- INPUT RECORDS -
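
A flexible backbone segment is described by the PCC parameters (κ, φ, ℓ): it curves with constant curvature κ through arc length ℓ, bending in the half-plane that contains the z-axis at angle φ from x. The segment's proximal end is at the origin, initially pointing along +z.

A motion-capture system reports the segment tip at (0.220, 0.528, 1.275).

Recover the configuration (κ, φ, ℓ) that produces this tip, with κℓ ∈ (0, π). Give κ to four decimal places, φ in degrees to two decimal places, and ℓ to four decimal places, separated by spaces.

0.5858 67.38 1.4397

ρ = √(x²+y²) = √(0.220² + 0.528²) = 0.57200
φ = atan2(y, x) mod 360° = atan2(0.528, 0.220) = 67.3801°
|p|² = ρ² + z² = 0.57200² + 1.275² = 1.95281
κ = 2ρ / |p|² = 2×0.57200 / 1.95281 = 0.58582
θ = 2·atan2(ρ, z) = 2·atan2(0.57200, 1.275) = 0.84342 rad
ℓ = θ/κ = 0.84342/0.58582 = 1.43973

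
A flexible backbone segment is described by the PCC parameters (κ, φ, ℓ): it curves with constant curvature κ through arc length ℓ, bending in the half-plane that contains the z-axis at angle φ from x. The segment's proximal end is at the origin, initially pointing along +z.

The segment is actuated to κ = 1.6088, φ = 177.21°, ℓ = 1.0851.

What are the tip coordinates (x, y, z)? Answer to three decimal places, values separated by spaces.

θ = κ·ℓ = 1.6088 × 1.0851 = 1.74571 rad
ρ = (1 − cos θ)/κ = (1 − -0.17402)/1.6088 = 0.72975
z = sin θ / κ = 0.98474/1.6088 = 0.61210
x = ρ cos φ = 0.72975 × cos(177.21°) = -0.72889
y = ρ sin φ = 0.72975 × sin(177.21°) = 0.03552

-0.729 0.036 0.612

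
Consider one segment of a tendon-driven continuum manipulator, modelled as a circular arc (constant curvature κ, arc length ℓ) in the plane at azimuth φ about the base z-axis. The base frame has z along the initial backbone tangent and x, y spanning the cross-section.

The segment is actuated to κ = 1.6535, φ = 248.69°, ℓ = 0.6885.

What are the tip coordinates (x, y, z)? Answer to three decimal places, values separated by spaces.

θ = κ·ℓ = 1.6535 × 0.6885 = 1.13843 rad
ρ = (1 − cos θ)/κ = (1 − 0.41902)/1.6535 = 0.35137
z = sin θ / κ = 0.90798/1.6535 = 0.54913
x = ρ cos φ = 0.35137 × cos(248.69°) = -0.12769
y = ρ sin φ = 0.35137 × sin(248.69°) = -0.32734

-0.128 -0.327 0.549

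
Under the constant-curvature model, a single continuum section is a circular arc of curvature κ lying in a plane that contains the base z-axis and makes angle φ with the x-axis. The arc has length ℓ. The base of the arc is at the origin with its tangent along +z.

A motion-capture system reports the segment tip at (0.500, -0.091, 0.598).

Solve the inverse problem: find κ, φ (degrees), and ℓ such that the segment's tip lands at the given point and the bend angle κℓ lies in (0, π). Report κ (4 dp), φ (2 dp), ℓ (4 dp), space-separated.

ρ = √(x²+y²) = √(0.500² + -0.091²) = 0.50821
φ = atan2(y, x) mod 360° = atan2(-0.091, 0.500) = 349.6851°
|p|² = ρ² + z² = 0.50821² + 0.598² = 0.61589
κ = 2ρ / |p|² = 2×0.50821 / 0.61589 = 1.65035
θ = 2·atan2(ρ, z) = 2·atan2(0.50821, 0.598) = 1.40882 rad
ℓ = θ/κ = 1.40882/1.65035 = 0.85365

1.6504 349.69 0.8536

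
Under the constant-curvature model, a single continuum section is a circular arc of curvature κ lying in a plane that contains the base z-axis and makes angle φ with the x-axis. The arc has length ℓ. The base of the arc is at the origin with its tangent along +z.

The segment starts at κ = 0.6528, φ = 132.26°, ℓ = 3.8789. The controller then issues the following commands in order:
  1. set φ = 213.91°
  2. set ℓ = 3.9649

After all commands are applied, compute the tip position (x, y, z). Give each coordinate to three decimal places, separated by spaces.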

- ACTIVITY -
Check each line of the entries above for the word "capture". List the ones that have it.

- ANSWER TO THE EXERCISE -
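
A motion-capture system reports the segment tip at (0.220, 0.528, 1.275).
A motion-capture system reports the segment tip at (0.500, -0.091, 0.598).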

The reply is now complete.